Required action
Write out all of the data exactly as it appears.

Records from a data collection:
<<<<

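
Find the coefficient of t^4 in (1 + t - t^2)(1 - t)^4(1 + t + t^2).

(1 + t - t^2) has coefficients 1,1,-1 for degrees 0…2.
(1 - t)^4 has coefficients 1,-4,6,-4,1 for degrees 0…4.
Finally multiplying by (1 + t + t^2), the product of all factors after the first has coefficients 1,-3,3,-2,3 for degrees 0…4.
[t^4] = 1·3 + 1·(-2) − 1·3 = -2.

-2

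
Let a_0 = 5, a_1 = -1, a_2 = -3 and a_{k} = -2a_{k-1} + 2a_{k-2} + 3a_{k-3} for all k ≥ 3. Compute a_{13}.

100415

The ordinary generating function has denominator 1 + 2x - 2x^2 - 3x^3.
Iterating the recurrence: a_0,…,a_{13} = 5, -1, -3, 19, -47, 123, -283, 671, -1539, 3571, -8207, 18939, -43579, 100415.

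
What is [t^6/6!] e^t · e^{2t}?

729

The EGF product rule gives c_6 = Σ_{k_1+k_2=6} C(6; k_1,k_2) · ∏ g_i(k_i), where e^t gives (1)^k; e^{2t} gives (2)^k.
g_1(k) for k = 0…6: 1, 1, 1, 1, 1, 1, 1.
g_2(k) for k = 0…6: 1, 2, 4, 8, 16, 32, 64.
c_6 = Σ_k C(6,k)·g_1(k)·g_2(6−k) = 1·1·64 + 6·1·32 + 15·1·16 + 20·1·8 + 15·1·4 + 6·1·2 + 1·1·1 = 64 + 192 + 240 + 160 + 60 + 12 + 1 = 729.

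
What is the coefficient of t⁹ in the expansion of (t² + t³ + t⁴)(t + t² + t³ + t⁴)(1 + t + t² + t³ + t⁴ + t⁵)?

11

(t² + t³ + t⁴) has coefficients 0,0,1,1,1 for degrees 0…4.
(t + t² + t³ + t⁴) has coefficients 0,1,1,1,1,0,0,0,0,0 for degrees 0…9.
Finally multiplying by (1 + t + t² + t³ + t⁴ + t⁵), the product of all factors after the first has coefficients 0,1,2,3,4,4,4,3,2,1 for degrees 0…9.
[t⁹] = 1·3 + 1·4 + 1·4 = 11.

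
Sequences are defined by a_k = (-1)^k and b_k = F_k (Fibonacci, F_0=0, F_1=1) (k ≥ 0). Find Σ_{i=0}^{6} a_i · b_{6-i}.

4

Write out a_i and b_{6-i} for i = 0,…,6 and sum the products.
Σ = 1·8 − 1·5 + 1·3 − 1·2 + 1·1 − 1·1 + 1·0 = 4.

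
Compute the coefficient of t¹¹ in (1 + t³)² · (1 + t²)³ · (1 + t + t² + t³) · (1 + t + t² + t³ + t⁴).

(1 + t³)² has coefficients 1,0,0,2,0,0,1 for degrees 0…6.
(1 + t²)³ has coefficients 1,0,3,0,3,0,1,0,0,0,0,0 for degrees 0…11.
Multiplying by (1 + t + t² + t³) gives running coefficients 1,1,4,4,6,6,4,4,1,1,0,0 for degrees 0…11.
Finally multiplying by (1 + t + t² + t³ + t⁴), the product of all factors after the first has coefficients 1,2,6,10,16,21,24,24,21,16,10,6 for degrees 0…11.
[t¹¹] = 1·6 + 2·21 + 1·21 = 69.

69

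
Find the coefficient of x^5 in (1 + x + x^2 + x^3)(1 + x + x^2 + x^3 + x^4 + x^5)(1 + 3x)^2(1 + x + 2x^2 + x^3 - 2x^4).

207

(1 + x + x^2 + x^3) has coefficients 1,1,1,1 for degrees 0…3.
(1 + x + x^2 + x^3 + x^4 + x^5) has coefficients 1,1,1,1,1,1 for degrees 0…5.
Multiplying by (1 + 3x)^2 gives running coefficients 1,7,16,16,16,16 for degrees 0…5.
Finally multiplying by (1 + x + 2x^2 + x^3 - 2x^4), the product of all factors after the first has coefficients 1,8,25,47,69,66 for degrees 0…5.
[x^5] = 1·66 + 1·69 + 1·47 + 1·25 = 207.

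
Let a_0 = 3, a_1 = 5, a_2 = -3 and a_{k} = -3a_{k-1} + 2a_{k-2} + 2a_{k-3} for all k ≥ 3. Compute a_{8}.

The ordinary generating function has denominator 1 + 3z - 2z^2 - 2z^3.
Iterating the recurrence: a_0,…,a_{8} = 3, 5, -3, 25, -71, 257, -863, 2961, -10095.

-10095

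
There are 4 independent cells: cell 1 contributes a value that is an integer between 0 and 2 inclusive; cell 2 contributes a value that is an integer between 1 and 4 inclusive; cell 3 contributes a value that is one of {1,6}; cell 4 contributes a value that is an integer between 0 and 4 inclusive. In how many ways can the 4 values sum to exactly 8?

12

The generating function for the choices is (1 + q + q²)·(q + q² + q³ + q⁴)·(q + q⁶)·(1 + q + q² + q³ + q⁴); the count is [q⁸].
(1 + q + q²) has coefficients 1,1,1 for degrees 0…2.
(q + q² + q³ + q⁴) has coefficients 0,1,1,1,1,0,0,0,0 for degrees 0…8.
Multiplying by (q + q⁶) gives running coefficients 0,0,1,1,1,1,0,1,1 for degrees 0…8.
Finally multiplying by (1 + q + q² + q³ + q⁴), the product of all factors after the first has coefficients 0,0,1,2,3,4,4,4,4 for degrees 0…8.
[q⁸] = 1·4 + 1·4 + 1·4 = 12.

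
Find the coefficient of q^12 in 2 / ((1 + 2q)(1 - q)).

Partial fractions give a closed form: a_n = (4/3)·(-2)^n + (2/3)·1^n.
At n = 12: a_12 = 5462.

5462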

>>>>

Response below
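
Find the coefficient of t^4 in (1 + t - t^2)(1 - t)^4(1 + t + t^2).

(1 + t - t^2) has coefficients 1,1,-1 for degrees 0…2.
(1 - t)^4 has coefficients 1,-4,6,-4,1 for degrees 0…4.
Finally multiplying by (1 + t + t^2), the product of all factors after the first has coefficients 1,-3,3,-2,3 for degrees 0…4.
[t^4] = 1·3 + 1·(-2) − 1·3 = -2.

-2

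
Let a_0 = 5, a_1 = -1, a_2 = -3 and a_{k} = -2a_{k-1} + 2a_{k-2} + 3a_{k-3} for all k ≥ 3. Compute a_{13}.

100415

The ordinary generating function has denominator 1 + 2x - 2x^2 - 3x^3.
Iterating the recurrence: a_0,…,a_{13} = 5, -1, -3, 19, -47, 123, -283, 671, -1539, 3571, -8207, 18939, -43579, 100415.

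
What is [t^6/6!] e^t · e^{2t}?

729

The EGF product rule gives c_6 = Σ_{k_1+k_2=6} C(6; k_1,k_2) · ∏ g_i(k_i), where e^t gives (1)^k; e^{2t} gives (2)^k.
g_1(k) for k = 0…6: 1, 1, 1, 1, 1, 1, 1.
g_2(k) for k = 0…6: 1, 2, 4, 8, 16, 32, 64.
c_6 = Σ_k C(6,k)·g_1(k)·g_2(6−k) = 1·1·64 + 6·1·32 + 15·1·16 + 20·1·8 + 15·1·4 + 6·1·2 + 1·1·1 = 64 + 192 + 240 + 160 + 60 + 12 + 1 = 729.

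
What is the coefficient of t⁹ in the expansion of (t² + t³ + t⁴)(t + t² + t³ + t⁴)(1 + t + t² + t³ + t⁴ + t⁵)?

11

(t² + t³ + t⁴) has coefficients 0,0,1,1,1 for degrees 0…4.
(t + t² + t³ + t⁴) has coefficients 0,1,1,1,1,0,0,0,0,0 for degrees 0…9.
Finally multiplying by (1 + t + t² + t³ + t⁴ + t⁵), the product of all factors after the first has coefficients 0,1,2,3,4,4,4,3,2,1 for degrees 0…9.
[t⁹] = 1·3 + 1·4 + 1·4 = 11.

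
Sequences are defined by a_k = (-1)^k and b_k = F_k (Fibonacci, F_0=0, F_1=1) (k ≥ 0). Find Σ_{i=0}^{6} a_i · b_{6-i}.

4

Write out a_i and b_{6-i} for i = 0,…,6 and sum the products.
Σ = 1·8 − 1·5 + 1·3 − 1·2 + 1·1 − 1·1 + 1·0 = 4.

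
Compute the coefficient of t¹¹ in (1 + t³)² · (1 + t²)³ · (1 + t + t² + t³) · (1 + t + t² + t³ + t⁴).

(1 + t³)² has coefficients 1,0,0,2,0,0,1 for degrees 0…6.
(1 + t²)³ has coefficients 1,0,3,0,3,0,1,0,0,0,0,0 for degrees 0…11.
Multiplying by (1 + t + t² + t³) gives running coefficients 1,1,4,4,6,6,4,4,1,1,0,0 for degrees 0…11.
Finally multiplying by (1 + t + t² + t³ + t⁴), the product of all factors after the first has coefficients 1,2,6,10,16,21,24,24,21,16,10,6 for degrees 0…11.
[t¹¹] = 1·6 + 2·21 + 1·21 = 69.

69

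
Find the coefficient of x^5 in (1 + x + x^2 + x^3)(1 + x + x^2 + x^3 + x^4 + x^5)(1 + 3x)^2(1 + x + 2x^2 + x^3 - 2x^4).

207

(1 + x + x^2 + x^3) has coefficients 1,1,1,1 for degrees 0…3.
(1 + x + x^2 + x^3 + x^4 + x^5) has coefficients 1,1,1,1,1,1 for degrees 0…5.
Multiplying by (1 + 3x)^2 gives running coefficients 1,7,16,16,16,16 for degrees 0…5.
Finally multiplying by (1 + x + 2x^2 + x^3 - 2x^4), the product of all factors after the first has coefficients 1,8,25,47,69,66 for degrees 0…5.
[x^5] = 1·66 + 1·69 + 1·47 + 1·25 = 207.

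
Let a_0 = 3, a_1 = 5, a_2 = -3 and a_{k} = -3a_{k-1} + 2a_{k-2} + 2a_{k-3} for all k ≥ 3. Compute a_{8}.

The ordinary generating function has denominator 1 + 3z - 2z^2 - 2z^3.
Iterating the recurrence: a_0,…,a_{8} = 3, 5, -3, 25, -71, 257, -863, 2961, -10095.

-10095

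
There are 4 independent cells: cell 1 contributes a value that is an integer between 0 and 2 inclusive; cell 2 contributes a value that is an integer between 1 and 4 inclusive; cell 3 contributes a value that is one of {1,6}; cell 4 contributes a value that is an integer between 0 and 4 inclusive. In how many ways can the 4 values sum to exactly 8?

12

The generating function for the choices is (1 + q + q²)·(q + q² + q³ + q⁴)·(q + q⁶)·(1 + q + q² + q³ + q⁴); the count is [q⁸].
(1 + q + q²) has coefficients 1,1,1 for degrees 0…2.
(q + q² + q³ + q⁴) has coefficients 0,1,1,1,1,0,0,0,0 for degrees 0…8.
Multiplying by (q + q⁶) gives running coefficients 0,0,1,1,1,1,0,1,1 for degrees 0…8.
Finally multiplying by (1 + q + q² + q³ + q⁴), the product of all factors after the first has coefficients 0,0,1,2,3,4,4,4,4 for degrees 0…8.
[q⁸] = 1·4 + 1·4 + 1·4 = 12.

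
Find the coefficient of q^12 in 2 / ((1 + 2q)(1 - q)).

Partial fractions give a closed form: a_n = (4/3)·(-2)^n + (2/3)·1^n.
At n = 12: a_12 = 5462.

5462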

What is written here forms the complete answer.